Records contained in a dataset
Segment Open

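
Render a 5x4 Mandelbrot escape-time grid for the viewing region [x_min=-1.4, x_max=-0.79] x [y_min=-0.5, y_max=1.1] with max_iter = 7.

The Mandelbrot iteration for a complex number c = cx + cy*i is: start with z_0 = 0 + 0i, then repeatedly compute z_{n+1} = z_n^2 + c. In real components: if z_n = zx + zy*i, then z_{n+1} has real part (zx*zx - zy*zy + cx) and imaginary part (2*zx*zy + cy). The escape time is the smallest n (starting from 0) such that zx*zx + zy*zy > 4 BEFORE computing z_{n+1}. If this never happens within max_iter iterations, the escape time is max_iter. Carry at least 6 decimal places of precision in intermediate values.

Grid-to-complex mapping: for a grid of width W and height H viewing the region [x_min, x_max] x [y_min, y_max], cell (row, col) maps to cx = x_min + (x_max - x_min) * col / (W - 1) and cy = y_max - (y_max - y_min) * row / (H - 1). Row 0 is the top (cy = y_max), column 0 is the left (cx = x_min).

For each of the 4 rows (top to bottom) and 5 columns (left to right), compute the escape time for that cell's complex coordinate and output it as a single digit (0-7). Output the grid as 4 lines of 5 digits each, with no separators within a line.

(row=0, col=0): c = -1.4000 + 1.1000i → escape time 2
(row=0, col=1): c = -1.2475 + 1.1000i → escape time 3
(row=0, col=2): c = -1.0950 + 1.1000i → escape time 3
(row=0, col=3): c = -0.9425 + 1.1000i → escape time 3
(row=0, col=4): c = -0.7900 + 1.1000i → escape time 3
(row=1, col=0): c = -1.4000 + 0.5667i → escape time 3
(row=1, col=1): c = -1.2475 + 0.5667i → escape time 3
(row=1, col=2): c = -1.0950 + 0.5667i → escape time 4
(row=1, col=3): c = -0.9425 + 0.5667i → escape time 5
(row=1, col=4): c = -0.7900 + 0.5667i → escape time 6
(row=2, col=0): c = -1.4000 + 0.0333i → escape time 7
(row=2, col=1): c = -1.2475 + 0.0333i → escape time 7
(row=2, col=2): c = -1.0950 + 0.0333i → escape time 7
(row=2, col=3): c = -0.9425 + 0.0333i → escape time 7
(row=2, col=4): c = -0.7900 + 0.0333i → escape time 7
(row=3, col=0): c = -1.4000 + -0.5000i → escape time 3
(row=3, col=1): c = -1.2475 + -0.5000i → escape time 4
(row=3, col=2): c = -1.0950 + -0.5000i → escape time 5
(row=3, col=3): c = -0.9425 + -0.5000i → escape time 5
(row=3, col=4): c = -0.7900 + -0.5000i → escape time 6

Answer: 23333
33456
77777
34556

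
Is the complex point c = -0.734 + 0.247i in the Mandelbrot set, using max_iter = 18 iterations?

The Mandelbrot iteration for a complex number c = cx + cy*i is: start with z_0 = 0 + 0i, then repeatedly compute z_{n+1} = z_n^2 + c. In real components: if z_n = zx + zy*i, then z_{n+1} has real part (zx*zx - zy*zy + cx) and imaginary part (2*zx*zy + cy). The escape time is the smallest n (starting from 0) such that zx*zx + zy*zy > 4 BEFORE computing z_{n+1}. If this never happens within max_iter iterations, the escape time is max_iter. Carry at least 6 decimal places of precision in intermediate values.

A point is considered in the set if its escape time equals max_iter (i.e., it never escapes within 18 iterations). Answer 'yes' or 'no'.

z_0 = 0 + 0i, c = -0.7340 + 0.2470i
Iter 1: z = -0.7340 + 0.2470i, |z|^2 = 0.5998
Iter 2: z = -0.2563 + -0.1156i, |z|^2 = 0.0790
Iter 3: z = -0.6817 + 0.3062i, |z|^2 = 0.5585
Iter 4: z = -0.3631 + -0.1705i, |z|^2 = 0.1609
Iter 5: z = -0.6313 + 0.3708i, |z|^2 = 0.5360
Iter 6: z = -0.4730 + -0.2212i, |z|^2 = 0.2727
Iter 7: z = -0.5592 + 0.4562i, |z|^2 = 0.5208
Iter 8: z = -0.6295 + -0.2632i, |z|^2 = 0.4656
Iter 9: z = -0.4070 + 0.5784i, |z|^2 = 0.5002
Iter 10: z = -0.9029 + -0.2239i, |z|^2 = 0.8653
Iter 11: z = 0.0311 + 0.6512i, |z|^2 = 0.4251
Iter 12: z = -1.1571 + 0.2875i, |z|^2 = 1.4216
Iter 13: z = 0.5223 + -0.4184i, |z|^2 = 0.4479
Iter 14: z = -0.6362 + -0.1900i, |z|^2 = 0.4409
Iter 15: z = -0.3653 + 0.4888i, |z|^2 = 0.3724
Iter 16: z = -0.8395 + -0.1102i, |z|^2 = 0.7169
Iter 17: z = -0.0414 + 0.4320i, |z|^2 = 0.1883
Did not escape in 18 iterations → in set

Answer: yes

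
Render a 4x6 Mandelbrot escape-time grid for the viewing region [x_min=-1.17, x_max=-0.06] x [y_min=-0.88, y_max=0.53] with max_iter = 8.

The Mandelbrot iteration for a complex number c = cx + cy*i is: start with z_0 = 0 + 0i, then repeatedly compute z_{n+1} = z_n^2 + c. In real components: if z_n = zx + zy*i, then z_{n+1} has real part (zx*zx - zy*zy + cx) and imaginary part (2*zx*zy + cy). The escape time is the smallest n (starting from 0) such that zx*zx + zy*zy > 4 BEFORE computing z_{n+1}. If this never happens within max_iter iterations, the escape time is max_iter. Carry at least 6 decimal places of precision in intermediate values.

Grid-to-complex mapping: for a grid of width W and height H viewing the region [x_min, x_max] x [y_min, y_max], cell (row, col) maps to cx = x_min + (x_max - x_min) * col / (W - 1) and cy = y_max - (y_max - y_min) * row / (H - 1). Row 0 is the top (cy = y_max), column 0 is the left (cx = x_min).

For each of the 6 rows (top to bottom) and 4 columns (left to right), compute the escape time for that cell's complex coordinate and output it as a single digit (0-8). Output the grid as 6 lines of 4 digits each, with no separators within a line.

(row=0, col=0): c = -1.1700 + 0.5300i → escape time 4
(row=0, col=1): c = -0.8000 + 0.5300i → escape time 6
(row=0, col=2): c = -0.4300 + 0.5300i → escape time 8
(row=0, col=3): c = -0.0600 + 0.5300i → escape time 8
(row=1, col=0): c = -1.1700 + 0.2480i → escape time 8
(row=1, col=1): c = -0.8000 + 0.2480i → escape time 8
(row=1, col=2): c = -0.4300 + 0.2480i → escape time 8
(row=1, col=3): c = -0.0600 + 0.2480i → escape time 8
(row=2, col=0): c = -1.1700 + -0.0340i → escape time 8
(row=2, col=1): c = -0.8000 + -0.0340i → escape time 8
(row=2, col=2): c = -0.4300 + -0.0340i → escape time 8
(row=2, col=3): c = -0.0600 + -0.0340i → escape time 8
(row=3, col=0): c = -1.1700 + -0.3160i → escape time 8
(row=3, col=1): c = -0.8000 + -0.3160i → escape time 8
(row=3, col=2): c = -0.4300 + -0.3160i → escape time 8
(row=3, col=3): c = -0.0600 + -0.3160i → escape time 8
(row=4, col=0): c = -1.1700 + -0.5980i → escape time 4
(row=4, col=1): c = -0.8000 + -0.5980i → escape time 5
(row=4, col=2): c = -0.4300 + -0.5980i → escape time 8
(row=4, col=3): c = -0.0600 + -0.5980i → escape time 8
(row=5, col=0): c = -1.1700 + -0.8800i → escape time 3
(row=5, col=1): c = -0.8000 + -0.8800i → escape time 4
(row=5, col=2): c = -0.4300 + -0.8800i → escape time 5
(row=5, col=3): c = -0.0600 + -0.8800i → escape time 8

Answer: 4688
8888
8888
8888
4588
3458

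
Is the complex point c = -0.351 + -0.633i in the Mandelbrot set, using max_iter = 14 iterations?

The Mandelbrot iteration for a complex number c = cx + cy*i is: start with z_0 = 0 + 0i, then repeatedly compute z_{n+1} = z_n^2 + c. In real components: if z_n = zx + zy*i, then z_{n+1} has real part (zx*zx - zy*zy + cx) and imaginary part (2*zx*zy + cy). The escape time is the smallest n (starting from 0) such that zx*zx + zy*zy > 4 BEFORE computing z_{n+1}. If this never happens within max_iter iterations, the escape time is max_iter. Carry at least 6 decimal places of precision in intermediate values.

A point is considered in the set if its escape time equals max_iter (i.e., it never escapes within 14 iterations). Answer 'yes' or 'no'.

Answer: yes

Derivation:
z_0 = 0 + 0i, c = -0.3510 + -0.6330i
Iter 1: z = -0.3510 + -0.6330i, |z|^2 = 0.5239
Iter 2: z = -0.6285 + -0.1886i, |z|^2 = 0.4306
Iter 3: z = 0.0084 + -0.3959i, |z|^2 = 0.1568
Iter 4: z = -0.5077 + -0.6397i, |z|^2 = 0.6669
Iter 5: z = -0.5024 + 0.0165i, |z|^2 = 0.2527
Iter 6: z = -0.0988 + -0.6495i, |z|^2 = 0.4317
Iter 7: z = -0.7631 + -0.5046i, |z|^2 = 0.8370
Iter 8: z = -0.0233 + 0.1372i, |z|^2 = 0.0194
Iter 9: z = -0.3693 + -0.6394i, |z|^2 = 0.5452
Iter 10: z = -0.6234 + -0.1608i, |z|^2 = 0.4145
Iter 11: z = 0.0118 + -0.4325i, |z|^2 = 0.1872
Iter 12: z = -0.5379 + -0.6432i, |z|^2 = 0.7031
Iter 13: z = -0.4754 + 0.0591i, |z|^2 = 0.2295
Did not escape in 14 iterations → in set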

Segment Closed

What needs to be done -> Where a line above contains the word "Render", copy that line.

Result of this task ->
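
Render a 5x4 Mandelbrot escape-time grid for the viewing region [x_min=-1.4, x_max=-0.79] x [y_min=-0.5, y_max=1.1] with max_iter = 7.
Render a 4x6 Mandelbrot escape-time grid for the viewing region [x_min=-1.17, x_max=-0.06] x [y_min=-0.88, y_max=0.53] with max_iter = 8.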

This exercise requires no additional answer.